• _Exercise goal_:
Send back the listing, word for word.
Start of Block
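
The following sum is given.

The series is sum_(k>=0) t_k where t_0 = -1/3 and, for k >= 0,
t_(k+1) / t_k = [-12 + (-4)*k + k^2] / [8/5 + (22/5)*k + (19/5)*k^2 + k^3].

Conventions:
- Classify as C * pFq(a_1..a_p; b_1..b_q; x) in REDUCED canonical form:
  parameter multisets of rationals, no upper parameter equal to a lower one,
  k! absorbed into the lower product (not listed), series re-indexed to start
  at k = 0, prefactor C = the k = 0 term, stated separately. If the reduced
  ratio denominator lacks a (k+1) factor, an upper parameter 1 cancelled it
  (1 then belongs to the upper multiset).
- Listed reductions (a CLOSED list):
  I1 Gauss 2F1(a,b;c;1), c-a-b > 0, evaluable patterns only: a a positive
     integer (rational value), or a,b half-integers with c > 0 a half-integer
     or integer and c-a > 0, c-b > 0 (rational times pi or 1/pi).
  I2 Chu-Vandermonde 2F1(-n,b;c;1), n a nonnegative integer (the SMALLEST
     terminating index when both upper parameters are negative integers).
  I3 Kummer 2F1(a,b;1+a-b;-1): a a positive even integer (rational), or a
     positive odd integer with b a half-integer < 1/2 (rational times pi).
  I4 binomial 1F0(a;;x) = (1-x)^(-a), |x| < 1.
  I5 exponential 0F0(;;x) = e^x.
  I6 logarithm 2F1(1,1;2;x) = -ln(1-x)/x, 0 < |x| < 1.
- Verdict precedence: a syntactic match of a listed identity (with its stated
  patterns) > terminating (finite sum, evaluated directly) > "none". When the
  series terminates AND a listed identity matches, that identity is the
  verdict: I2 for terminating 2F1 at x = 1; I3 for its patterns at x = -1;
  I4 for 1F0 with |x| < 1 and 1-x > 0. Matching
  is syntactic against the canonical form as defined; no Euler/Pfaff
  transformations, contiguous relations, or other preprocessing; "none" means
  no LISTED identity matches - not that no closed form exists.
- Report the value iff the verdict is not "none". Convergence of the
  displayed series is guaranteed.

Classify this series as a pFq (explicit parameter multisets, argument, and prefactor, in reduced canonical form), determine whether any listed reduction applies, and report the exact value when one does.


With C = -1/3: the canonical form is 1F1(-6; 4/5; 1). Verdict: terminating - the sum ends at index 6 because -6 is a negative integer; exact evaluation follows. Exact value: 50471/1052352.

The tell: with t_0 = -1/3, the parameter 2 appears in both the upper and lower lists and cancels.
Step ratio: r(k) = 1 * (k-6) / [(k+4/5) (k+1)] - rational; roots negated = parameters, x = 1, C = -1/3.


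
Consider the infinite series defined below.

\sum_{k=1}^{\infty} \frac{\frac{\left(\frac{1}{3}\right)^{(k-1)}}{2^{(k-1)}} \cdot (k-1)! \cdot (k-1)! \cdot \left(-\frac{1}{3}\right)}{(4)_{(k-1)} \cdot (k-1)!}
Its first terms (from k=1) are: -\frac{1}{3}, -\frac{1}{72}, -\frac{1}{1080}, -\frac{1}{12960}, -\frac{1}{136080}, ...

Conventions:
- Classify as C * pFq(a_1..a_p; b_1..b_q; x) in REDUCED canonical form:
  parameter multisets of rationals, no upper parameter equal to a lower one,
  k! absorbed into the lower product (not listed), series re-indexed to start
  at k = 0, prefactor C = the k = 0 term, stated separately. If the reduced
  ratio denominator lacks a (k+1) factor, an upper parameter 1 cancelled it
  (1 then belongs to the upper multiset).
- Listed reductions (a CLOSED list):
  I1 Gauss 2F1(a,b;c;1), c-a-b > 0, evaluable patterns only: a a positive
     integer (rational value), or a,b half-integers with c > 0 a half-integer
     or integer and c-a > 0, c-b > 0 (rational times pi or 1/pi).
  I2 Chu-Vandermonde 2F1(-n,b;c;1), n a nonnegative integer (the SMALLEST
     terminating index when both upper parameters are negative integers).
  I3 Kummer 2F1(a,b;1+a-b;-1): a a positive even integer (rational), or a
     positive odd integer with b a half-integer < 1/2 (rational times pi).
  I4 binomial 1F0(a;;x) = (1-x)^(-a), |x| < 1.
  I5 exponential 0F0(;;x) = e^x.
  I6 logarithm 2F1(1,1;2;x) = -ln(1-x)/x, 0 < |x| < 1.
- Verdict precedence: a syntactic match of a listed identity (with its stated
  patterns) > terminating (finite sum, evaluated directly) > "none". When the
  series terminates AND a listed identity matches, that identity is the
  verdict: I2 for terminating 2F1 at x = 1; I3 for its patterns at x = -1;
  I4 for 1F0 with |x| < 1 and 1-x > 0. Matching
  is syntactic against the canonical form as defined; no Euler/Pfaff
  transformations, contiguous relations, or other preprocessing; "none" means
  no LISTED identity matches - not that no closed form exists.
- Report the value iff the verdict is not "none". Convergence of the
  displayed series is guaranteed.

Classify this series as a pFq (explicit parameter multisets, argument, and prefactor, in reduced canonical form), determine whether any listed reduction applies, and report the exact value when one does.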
End of Block
• _Task output_:
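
The following sum is given.

The series is sum_(k>=0) t_k where t_0 = -1/3 and, for k >= 0,
t_(k+1) / t_k = [-12 + (-4)*k + k^2] / [8/5 + (22/5)*k + (19/5)*k^2 + k^3].

Conventions:
- Classify as C * pFq(a_1..a_p; b_1..b_q; x) in REDUCED canonical form:
  parameter multisets of rationals, no upper parameter equal to a lower one,
  k! absorbed into the lower product (not listed), series re-indexed to start
  at k = 0, prefactor C = the k = 0 term, stated separately. If the reduced
  ratio denominator lacks a (k+1) factor, an upper parameter 1 cancelled it
  (1 then belongs to the upper multiset).
- Listed reductions (a CLOSED list):
  I1 Gauss 2F1(a,b;c;1), c-a-b > 0, evaluable patterns only: a a positive
     integer (rational value), or a,b half-integers with c > 0 a half-integer
     or integer and c-a > 0, c-b > 0 (rational times pi or 1/pi).
  I2 Chu-Vandermonde 2F1(-n,b;c;1), n a nonnegative integer (the SMALLEST
     terminating index when both upper parameters are negative integers).
  I3 Kummer 2F1(a,b;1+a-b;-1): a a positive even integer (rational), or a
     positive odd integer with b a half-integer < 1/2 (rational times pi).
  I4 binomial 1F0(a;;x) = (1-x)^(-a), |x| < 1.
  I5 exponential 0F0(;;x) = e^x.
  I6 logarithm 2F1(1,1;2;x) = -ln(1-x)/x, 0 < |x| < 1.
- Verdict precedence: a syntactic match of a listed identity (with its stated
  patterns) > terminating (finite sum, evaluated directly) > "none". When the
  series terminates AND a listed identity matches, that identity is the
  verdict: I2 for terminating 2F1 at x = 1; I3 for its patterns at x = -1;
  I4 for 1F0 with |x| < 1 and 1-x > 0. Matching
  is syntactic against the canonical form as defined; no Euler/Pfaff
  transformations, contiguous relations, or other preprocessing; "none" means
  no LISTED identity matches - not that no closed form exists.
- Report the value iff the verdict is not "none". Convergence of the
  displayed series is guaranteed.

Classify this series as a pFq (explicit parameter multisets, argument, and prefactor, in reduced canonical form), determine whether any listed reduction applies, and report the exact value when one does.


With C = -1/3: the canonical form is 1F1(-6; 4/5; 1). Verdict: terminating - the sum ends at index 6 because -6 is a negative integer; exact evaluation follows. Exact value: 50471/1052352.

The tell: with t_0 = -1/3, the parameter 2 appears in both the upper and lower lists and cancels.
Step ratio: r(k) = 1 * (k-6) / [(k+4/5) (k+1)] - rational; roots negated = parameters, x = 1, C = -1/3.


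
Consider the infinite series defined below.

\sum_{k=1}^{\infty} \frac{\frac{\left(\frac{1}{3}\right)^{(k-1)}}{2^{(k-1)}} \cdot (k-1)! \cdot (k-1)! \cdot \left(-\frac{1}{3}\right)}{(4)_{(k-1)} \cdot (k-1)!}
Its first terms (from k=1) are: -\frac{1}{3}, -\frac{1}{72}, -\frac{1}{1080}, -\frac{1}{12960}, -\frac{1}{136080}, ...

Conventions:
- Classify as C * pFq(a_1..a_p; b_1..b_q; x) in REDUCED canonical form:
  parameter multisets of rationals, no upper parameter equal to a lower one,
  k! absorbed into the lower product (not listed), series re-indexed to start
  at k = 0, prefactor C = the k = 0 term, stated separately. If the reduced
  ratio denominator lacks a (k+1) factor, an upper parameter 1 cancelled it
  (1 then belongs to the upper multiset).
- Listed reductions (a CLOSED list):
  I1 Gauss 2F1(a,b;c;1), c-a-b > 0, evaluable patterns only: a a positive
     integer (rational value), or a,b half-integers with c > 0 a half-integer
     or integer and c-a > 0, c-b > 0 (rational times pi or 1/pi).
  I2 Chu-Vandermonde 2F1(-n,b;c;1), n a nonnegative integer (the SMALLEST
     terminating index when both upper parameters are negative integers).
  I3 Kummer 2F1(a,b;1+a-b;-1): a a positive even integer (rational), or a
     positive odd integer with b a half-integer < 1/2 (rational times pi).
  I4 binomial 1F0(a;;x) = (1-x)^(-a), |x| < 1.
  I5 exponential 0F0(;;x) = e^x.
  I6 logarithm 2F1(1,1;2;x) = -ln(1-x)/x, 0 < |x| < 1.
- Verdict precedence: a syntactic match of a listed identity (with its stated
  patterns) > terminating (finite sum, evaluated directly) > "none". When the
  series terminates AND a listed identity matches, that identity is the
  verdict: I2 for terminating 2F1 at x = 1; I3 for its patterns at x = -1;
  I4 for 1F0 with |x| < 1 and 1-x > 0. Matching
  is syntactic against the canonical form as defined; no Euler/Pfaff
  transformations, contiguous relations, or other preprocessing; "none" means
  no LISTED identity matches - not that no closed form exists.
- Report the value iff the verdict is not "none". Convergence of the
  displayed series is guaranteed.

Classify this series as a pFq (explicit parameter multisets, argument, and prefactor, in reduced canonical form), determine whether any listed reduction applies, and report the exact value when one does.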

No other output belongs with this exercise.